■ Exercise prompt: From the data that follows, print exactly the lines starting at the one containing "Find the probability that the" and ending at the one containing "(v2, v2) → 4, 7"; include both of them and nothing more.

■ Provided information:
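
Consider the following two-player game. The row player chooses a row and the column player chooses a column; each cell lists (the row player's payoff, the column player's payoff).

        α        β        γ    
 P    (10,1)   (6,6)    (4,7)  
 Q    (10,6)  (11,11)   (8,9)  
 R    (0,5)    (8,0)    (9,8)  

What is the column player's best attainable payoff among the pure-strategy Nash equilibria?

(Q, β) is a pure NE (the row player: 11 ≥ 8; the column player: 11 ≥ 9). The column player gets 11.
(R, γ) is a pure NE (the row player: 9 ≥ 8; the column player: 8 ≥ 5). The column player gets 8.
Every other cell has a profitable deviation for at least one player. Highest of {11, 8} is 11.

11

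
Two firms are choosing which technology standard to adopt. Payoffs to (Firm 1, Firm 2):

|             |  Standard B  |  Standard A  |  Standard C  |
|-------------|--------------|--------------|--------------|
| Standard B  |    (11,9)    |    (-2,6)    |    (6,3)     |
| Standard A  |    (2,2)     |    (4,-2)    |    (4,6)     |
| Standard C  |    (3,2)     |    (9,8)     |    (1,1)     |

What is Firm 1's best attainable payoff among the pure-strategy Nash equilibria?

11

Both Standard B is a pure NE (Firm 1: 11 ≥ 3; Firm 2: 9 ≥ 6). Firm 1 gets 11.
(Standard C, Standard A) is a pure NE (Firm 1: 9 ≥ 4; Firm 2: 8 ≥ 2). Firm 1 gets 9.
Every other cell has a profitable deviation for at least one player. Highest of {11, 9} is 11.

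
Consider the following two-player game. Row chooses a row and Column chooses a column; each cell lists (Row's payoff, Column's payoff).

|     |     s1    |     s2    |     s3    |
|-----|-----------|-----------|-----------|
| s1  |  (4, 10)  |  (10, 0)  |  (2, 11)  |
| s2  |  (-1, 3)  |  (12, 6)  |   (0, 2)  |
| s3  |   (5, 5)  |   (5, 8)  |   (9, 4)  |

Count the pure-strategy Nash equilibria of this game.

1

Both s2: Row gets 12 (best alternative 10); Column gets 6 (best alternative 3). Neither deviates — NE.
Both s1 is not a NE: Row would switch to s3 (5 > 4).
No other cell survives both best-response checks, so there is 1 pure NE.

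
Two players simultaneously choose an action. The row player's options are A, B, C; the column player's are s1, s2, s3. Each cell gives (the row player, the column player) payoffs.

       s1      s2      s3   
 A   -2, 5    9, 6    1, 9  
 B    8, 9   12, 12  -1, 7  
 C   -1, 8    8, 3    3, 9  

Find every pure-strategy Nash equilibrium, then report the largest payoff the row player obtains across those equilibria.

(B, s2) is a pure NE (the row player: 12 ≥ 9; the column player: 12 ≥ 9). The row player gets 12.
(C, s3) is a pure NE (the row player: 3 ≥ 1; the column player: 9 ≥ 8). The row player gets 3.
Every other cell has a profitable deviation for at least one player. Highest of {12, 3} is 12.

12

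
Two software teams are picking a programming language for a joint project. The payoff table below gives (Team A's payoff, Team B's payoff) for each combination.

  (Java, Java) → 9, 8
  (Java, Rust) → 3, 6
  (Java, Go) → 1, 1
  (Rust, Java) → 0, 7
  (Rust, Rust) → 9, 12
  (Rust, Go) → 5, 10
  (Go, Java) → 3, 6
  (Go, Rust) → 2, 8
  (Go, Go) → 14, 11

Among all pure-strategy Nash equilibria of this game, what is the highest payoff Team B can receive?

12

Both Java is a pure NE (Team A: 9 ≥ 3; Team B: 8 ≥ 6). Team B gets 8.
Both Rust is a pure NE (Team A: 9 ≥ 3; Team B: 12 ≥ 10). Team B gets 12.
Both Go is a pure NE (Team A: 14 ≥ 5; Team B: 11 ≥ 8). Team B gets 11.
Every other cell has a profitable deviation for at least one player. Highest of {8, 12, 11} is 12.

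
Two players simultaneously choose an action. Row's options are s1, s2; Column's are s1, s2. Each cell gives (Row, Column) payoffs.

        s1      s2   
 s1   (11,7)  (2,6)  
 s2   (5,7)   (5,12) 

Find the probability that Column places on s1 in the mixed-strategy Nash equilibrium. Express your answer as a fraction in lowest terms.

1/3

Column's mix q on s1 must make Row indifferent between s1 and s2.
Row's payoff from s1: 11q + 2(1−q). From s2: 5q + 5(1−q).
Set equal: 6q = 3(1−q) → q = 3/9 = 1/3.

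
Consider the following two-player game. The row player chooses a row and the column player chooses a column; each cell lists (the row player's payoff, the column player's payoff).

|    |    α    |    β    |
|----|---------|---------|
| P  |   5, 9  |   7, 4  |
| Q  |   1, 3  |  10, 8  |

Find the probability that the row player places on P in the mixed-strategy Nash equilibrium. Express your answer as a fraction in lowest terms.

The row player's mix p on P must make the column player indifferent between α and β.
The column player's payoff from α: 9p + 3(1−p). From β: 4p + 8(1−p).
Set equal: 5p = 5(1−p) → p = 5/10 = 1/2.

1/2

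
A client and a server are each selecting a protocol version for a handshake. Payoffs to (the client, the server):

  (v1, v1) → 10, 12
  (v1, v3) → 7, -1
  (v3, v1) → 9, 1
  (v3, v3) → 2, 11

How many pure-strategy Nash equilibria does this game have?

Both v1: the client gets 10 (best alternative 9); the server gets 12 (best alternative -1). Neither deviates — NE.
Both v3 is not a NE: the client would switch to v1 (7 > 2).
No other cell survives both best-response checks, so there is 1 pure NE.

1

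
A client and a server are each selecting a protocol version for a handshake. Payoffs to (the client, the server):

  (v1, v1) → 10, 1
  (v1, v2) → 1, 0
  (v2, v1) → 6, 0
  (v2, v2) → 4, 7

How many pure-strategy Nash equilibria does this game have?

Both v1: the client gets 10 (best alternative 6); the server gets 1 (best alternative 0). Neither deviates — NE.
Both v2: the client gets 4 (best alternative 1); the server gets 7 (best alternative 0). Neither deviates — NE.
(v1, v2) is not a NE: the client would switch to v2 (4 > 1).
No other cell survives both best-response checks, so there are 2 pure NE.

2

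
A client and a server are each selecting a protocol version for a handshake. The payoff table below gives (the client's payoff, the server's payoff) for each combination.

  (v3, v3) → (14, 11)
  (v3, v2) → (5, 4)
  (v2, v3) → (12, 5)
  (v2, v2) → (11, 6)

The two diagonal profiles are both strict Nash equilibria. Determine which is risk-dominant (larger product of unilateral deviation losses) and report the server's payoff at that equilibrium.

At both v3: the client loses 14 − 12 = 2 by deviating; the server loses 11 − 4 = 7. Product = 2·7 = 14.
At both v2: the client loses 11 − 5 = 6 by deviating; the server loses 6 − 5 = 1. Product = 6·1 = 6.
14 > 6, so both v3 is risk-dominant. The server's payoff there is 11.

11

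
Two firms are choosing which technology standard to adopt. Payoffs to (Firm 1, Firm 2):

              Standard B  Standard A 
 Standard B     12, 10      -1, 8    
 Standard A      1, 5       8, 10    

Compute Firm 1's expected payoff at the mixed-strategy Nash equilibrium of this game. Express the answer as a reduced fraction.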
...
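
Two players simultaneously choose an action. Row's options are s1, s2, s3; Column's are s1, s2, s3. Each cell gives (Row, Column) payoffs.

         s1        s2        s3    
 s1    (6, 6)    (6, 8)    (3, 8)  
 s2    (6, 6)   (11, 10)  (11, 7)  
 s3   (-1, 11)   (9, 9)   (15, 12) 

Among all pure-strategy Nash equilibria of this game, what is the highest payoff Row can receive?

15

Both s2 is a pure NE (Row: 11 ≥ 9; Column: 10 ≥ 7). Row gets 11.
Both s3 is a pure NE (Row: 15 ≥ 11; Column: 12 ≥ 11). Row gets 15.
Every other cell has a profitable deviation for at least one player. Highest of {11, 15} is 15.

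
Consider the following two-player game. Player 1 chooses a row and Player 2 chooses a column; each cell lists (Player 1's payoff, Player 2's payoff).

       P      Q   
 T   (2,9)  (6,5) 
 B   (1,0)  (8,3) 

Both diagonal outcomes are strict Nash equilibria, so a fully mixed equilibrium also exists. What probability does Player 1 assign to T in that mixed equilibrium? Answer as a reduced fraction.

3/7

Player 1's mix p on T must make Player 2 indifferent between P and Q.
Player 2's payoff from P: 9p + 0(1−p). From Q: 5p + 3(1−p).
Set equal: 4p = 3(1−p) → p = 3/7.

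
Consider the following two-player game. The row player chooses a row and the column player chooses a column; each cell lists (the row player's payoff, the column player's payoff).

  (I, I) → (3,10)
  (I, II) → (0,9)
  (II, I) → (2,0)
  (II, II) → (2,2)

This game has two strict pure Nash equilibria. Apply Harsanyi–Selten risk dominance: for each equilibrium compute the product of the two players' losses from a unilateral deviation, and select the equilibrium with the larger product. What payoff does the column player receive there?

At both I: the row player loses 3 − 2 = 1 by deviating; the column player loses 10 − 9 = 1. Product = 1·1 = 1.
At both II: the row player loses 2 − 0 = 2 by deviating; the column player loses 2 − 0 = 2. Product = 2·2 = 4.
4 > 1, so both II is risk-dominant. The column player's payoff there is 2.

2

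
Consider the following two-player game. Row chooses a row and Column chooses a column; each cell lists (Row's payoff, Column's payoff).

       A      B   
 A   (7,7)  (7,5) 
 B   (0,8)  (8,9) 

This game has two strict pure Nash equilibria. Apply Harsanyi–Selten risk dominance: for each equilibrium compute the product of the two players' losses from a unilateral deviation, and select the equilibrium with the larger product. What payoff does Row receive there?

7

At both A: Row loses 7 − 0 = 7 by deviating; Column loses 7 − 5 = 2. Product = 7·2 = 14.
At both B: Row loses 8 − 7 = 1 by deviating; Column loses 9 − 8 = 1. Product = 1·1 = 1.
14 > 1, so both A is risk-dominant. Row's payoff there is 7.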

■ Answer to this problem:
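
Find the probability that the row player places on P in the mixed-strategy Nash equilibrium. Express your answer as a fraction in lowest terms.

The row player's mix p on P must make the column player indifferent between α and β.
The column player's payoff from α: 9p + 3(1−p). From β: 4p + 8(1−p).
Set equal: 5p = 5(1−p) → p = 5/10 = 1/2.

1/2

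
A client and a server are each selecting a protocol version for a handshake. Payoffs to (the client, the server):

  (v1, v1) → 10, 12
  (v1, v3) → 7, -1
  (v3, v1) → 9, 1
  (v3, v3) → 2, 11

How many pure-strategy Nash equilibria does this game have?

Both v1: the client gets 10 (best alternative 9); the server gets 12 (best alternative -1). Neither deviates — NE.
Both v3 is not a NE: the client would switch to v1 (7 > 2).
No other cell survives both best-response checks, so there is 1 pure NE.

1

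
A client and a server are each selecting a protocol version for a handshake. Payoffs to (the client, the server):

  (v1, v1) → 10, 1
  (v1, v2) → 1, 0
  (v2, v1) → 6, 0
  (v2, v2) → 4, 7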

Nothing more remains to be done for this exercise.